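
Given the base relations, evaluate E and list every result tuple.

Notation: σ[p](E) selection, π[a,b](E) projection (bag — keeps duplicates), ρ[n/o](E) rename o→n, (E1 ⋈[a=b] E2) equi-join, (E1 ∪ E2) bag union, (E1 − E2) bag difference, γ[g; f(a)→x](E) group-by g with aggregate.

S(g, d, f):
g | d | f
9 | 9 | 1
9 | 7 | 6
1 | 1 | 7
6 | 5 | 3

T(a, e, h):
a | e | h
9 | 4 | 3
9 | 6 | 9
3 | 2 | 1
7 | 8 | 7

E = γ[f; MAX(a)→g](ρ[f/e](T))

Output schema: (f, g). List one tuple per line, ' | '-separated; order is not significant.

Row counts bottom-up:
  T → 4
  ρ[f/e](T) → 4
  γ[f; MAX(a)→g](ρ[f/e](T)) → 4

== RESULT ==
f | g
2 | 3
4 | 9
6 | 9
8 | 7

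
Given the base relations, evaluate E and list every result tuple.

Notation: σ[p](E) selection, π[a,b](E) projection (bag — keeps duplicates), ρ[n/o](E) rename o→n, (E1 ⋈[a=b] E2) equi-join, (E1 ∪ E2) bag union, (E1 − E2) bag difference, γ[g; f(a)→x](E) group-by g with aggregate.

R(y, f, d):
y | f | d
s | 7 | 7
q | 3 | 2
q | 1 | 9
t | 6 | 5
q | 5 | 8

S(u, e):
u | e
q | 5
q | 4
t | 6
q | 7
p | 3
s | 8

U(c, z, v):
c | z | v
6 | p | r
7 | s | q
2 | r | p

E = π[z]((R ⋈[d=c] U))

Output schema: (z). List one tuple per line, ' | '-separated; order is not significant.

Subexpression sizes:
  R → 5
  U → 3
  (R ⋈[d=c] U) → 2
  π[z]((R ⋈[d=c] U)) → 2

== RESULT ==
z
r
s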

Exercise goal:
Keeping each line intact, set down the entire listing once more.

Output:
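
Given the base relations, evaluate E and list every result tuple.

Notation: σ[p](E) selection, π[a,b](E) projection (bag — keeps duplicates), ρ[n/o](E) rename o→n, (E1 ⋈[a=b] E2) equi-join, (E1 ∪ E2) bag union, (E1 − E2) bag difference, γ[g; f(a)→x](E) group-by g with aggregate.

S(g, d, f):
g | d | f
9 | 9 | 1
9 | 7 | 6
1 | 1 | 7
6 | 5 | 3

T(a, e, h):
a | e | h
9 | 4 | 3
9 | 6 | 9
3 | 2 | 1
7 | 8 | 7

E = γ[f; MAX(a)→g](ρ[f/e](T))

Output schema: (f, g). List one tuple per line, ' | '-separated; order is not significant.

Row counts bottom-up:
  T → 4
  ρ[f/e](T) → 4
  γ[f; MAX(a)→g](ρ[f/e](T)) → 4

== RESULT ==
f | g
2 | 3
4 | 9
6 | 9
8 | 7

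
Given the base relations, evaluate E and list every result tuple.

Notation: σ[p](E) selection, π[a,b](E) projection (bag — keeps duplicates), ρ[n/o](E) rename o→n, (E1 ⋈[a=b] E2) equi-join, (E1 ∪ E2) bag union, (E1 − E2) bag difference, γ[g; f(a)→x](E) group-by g with aggregate.

R(y, f, d):
y | f | d
s | 7 | 7
q | 3 | 2
q | 1 | 9
t | 6 | 5
q | 5 | 8

S(u, e):
u | e
q | 5
q | 4
t | 6
q | 7
p | 3
s | 8

U(c, z, v):
c | z | v
6 | p | r
7 | s | q
2 | r | p

E = π[z]((R ⋈[d=c] U))

Output schema: (z). List one tuple per line, ' | '-separated; order is not significant.

Subexpression sizes:
  R → 5
  U → 3
  (R ⋈[d=c] U) → 2
  π[z]((R ⋈[d=c] U)) → 2

== RESULT ==
z
r
s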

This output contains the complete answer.